PROBLEM DETAILS: Read the data and repeat it in full, exactly.

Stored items
- - - - -
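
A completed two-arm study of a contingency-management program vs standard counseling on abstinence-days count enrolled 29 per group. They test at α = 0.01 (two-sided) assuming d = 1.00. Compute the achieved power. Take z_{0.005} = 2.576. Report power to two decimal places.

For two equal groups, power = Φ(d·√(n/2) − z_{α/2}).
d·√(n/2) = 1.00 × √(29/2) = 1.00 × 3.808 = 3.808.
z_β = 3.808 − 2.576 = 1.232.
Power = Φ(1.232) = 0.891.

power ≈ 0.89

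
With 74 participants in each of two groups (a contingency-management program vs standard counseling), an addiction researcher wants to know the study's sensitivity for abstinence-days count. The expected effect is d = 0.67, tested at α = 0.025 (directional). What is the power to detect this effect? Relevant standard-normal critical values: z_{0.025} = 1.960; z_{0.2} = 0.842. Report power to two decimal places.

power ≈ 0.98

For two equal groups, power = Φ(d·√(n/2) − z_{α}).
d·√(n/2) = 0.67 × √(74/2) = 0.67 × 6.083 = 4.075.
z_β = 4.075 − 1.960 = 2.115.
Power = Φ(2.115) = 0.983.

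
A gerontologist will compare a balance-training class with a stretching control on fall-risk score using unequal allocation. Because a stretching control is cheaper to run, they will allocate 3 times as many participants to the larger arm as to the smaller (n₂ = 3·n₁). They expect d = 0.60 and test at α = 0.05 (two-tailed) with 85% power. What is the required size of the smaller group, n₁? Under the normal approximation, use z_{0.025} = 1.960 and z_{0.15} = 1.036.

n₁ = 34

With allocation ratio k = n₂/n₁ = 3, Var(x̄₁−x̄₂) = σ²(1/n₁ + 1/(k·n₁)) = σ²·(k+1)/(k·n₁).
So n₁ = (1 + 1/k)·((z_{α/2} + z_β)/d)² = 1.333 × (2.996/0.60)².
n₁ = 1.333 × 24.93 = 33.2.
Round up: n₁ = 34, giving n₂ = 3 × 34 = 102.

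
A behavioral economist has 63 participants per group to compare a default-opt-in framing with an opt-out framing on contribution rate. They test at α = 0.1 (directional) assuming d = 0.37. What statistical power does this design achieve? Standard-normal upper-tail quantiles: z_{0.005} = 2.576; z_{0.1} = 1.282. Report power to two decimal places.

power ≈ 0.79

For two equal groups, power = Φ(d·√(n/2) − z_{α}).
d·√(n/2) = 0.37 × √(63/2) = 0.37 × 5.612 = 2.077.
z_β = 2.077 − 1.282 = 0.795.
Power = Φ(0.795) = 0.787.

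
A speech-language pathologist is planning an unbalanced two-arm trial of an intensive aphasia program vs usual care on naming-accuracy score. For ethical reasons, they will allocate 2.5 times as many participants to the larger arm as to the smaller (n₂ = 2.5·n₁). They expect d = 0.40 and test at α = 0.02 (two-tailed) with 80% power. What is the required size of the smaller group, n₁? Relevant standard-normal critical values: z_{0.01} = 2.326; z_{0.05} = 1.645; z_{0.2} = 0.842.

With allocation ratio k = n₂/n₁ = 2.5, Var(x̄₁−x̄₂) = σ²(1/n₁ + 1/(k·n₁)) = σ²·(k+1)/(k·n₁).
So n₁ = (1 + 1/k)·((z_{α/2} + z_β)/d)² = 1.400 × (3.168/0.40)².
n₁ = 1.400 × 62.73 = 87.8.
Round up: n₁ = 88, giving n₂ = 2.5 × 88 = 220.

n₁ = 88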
- - - - -
ANSWER FOR THIS EXERCISE:
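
A completed two-arm study of a contingency-management program vs standard counseling on abstinence-days count enrolled 29 per group. They test at α = 0.01 (two-sided) assuming d = 1.00. Compute the achieved power. Take z_{0.005} = 2.576. Report power to two decimal places.

For two equal groups, power = Φ(d·√(n/2) − z_{α/2}).
d·√(n/2) = 1.00 × √(29/2) = 1.00 × 3.808 = 3.808.
z_β = 3.808 − 2.576 = 1.232.
Power = Φ(1.232) = 0.891.

power ≈ 0.89

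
With 74 participants in each of two groups (a contingency-management program vs standard counseling), an addiction researcher wants to know the study's sensitivity for abstinence-days count. The expected effect is d = 0.67, tested at α = 0.025 (directional). What is the power to detect this effect? Relevant standard-normal critical values: z_{0.025} = 1.960; z_{0.2} = 0.842. Report power to two decimal places.

power ≈ 0.98

For two equal groups, power = Φ(d·√(n/2) − z_{α}).
d·√(n/2) = 0.67 × √(74/2) = 0.67 × 6.083 = 4.075.
z_β = 4.075 − 1.960 = 2.115.
Power = Φ(2.115) = 0.983.

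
A gerontologist will compare a balance-training class with a stretching control on fall-risk score using unequal allocation. Because a stretching control is cheaper to run, they will allocate 3 times as many participants to the larger arm as to the smaller (n₂ = 3·n₁). They expect d = 0.60 and test at α = 0.05 (two-tailed) with 85% power. What is the required size of the smaller group, n₁? Under the normal approximation, use z_{0.025} = 1.960 and z_{0.15} = 1.036.

n₁ = 34

With allocation ratio k = n₂/n₁ = 3, Var(x̄₁−x̄₂) = σ²(1/n₁ + 1/(k·n₁)) = σ²·(k+1)/(k·n₁).
So n₁ = (1 + 1/k)·((z_{α/2} + z_β)/d)² = 1.333 × (2.996/0.60)².
n₁ = 1.333 × 24.93 = 33.2.
Round up: n₁ = 34, giving n₂ = 3 × 34 = 102.

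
A behavioral economist has 63 participants per group to compare a default-opt-in framing with an opt-out framing on contribution rate. They test at α = 0.1 (directional) assuming d = 0.37. What statistical power does this design achieve? Standard-normal upper-tail quantiles: z_{0.005} = 2.576; z_{0.1} = 1.282. Report power to two decimal places.

power ≈ 0.79

For two equal groups, power = Φ(d·√(n/2) − z_{α}).
d·√(n/2) = 0.37 × √(63/2) = 0.37 × 5.612 = 2.077.
z_β = 2.077 − 1.282 = 0.795.
Power = Φ(0.795) = 0.787.

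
A speech-language pathologist is planning an unbalanced two-arm trial of an intensive aphasia program vs usual care on naming-accuracy score. For ethical reasons, they will allocate 2.5 times as many participants to the larger arm as to the smaller (n₂ = 2.5·n₁). They expect d = 0.40 and test at α = 0.02 (two-tailed) with 80% power. What is the required size of the smaller group, n₁? Relevant standard-normal critical values: z_{0.01} = 2.326; z_{0.05} = 1.645; z_{0.2} = 0.842.

With allocation ratio k = n₂/n₁ = 2.5, Var(x̄₁−x̄₂) = σ²(1/n₁ + 1/(k·n₁)) = σ²·(k+1)/(k·n₁).
So n₁ = (1 + 1/k)·((z_{α/2} + z_β)/d)² = 1.400 × (3.168/0.40)².
n₁ = 1.400 × 62.73 = 87.8.
Round up: n₁ = 88, giving n₂ = 2.5 × 88 = 220.

n₁ = 88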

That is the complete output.